• **HOW TO COMPLETE THIS TASK**: Write back every record verbatim.

• **RECORD SET**:
----

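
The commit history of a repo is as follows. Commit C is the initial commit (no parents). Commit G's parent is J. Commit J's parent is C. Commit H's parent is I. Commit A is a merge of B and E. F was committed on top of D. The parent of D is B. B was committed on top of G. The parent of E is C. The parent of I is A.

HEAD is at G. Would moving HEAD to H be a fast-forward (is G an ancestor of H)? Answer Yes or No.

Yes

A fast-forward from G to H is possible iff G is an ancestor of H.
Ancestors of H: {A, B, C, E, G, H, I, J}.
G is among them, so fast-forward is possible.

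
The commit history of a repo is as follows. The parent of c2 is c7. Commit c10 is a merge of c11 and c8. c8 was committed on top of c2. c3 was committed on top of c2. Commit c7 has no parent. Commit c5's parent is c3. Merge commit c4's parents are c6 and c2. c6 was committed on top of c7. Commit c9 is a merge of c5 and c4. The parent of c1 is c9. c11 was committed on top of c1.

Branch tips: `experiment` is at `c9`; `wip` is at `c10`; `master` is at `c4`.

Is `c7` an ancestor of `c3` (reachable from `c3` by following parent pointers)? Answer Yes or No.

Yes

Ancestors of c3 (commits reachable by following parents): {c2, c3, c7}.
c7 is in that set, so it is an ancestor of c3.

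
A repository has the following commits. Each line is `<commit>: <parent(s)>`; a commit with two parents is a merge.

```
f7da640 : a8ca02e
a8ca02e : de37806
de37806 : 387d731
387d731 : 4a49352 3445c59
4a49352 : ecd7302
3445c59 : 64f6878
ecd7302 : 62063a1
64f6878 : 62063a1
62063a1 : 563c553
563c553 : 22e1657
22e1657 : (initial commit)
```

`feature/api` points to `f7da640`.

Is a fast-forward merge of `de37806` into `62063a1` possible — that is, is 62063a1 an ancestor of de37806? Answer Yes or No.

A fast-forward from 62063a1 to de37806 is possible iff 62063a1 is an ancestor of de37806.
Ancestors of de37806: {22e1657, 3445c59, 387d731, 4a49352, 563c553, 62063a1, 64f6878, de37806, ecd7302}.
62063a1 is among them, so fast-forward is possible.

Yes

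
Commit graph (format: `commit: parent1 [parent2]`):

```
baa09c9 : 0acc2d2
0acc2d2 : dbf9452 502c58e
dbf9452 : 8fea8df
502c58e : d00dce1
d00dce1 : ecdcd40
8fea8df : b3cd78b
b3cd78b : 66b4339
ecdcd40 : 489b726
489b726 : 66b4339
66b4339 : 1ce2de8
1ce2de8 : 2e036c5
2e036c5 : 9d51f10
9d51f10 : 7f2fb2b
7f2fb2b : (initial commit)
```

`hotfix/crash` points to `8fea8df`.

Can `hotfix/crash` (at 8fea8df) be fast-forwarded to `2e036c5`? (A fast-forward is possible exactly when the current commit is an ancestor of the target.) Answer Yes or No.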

----

• **EXPECTED ANSWER**:
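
The commit history of a repo is as follows. Commit C is the initial commit (no parents). Commit G's parent is J. Commit J's parent is C. Commit H's parent is I. Commit A is a merge of B and E. F was committed on top of D. The parent of D is B. B was committed on top of G. The parent of E is C. The parent of I is A.

HEAD is at G. Would moving HEAD to H be a fast-forward (is G an ancestor of H)? Answer Yes or No.

Yes

A fast-forward from G to H is possible iff G is an ancestor of H.
Ancestors of H: {A, B, C, E, G, H, I, J}.
G is among them, so fast-forward is possible.

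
The commit history of a repo is as follows. The parent of c2 is c7. Commit c10 is a merge of c11 and c8. c8 was committed on top of c2. c3 was committed on top of c2. Commit c7 has no parent. Commit c5's parent is c3. Merge commit c4's parents are c6 and c2. c6 was committed on top of c7. Commit c9 is a merge of c5 and c4. The parent of c1 is c9. c11 was committed on top of c1.

Branch tips: `experiment` is at `c9`; `wip` is at `c10`; `master` is at `c4`.

Is `c7` an ancestor of `c3` (reachable from `c3` by following parent pointers)? Answer Yes or No.

Yes

Ancestors of c3 (commits reachable by following parents): {c2, c3, c7}.
c7 is in that set, so it is an ancestor of c3.

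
A repository has the following commits. Each line is `<commit>: <parent(s)>`; a commit with two parents is a merge.

```
f7da640 : a8ca02e
a8ca02e : de37806
de37806 : 387d731
387d731 : 4a49352 3445c59
4a49352 : ecd7302
3445c59 : 64f6878
ecd7302 : 62063a1
64f6878 : 62063a1
62063a1 : 563c553
563c553 : 22e1657
22e1657 : (initial commit)
```

`feature/api` points to `f7da640`.

Is a fast-forward merge of `de37806` into `62063a1` possible — that is, is 62063a1 an ancestor of de37806? Answer Yes or No.

A fast-forward from 62063a1 to de37806 is possible iff 62063a1 is an ancestor of de37806.
Ancestors of de37806: {22e1657, 3445c59, 387d731, 4a49352, 563c553, 62063a1, 64f6878, de37806, ecd7302}.
62063a1 is among them, so fast-forward is possible.

Yes

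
Commit graph (format: `commit: parent1 [parent2]`):

```
baa09c9 : 0acc2d2
0acc2d2 : dbf9452 502c58e
dbf9452 : 8fea8df
502c58e : d00dce1
d00dce1 : ecdcd40
8fea8df : b3cd78b
b3cd78b : 66b4339
ecdcd40 : 489b726
489b726 : 66b4339
66b4339 : 1ce2de8
1ce2de8 : 2e036c5
2e036c5 : 9d51f10
9d51f10 : 7f2fb2b
7f2fb2b : (initial commit)
```

`hotfix/crash` points to `8fea8df`.

Can `hotfix/crash` (at 8fea8df) be fast-forwarded to `2e036c5`? (A fast-forward is possible exactly when the current commit is an ancestor of the target.) Answer Yes or No.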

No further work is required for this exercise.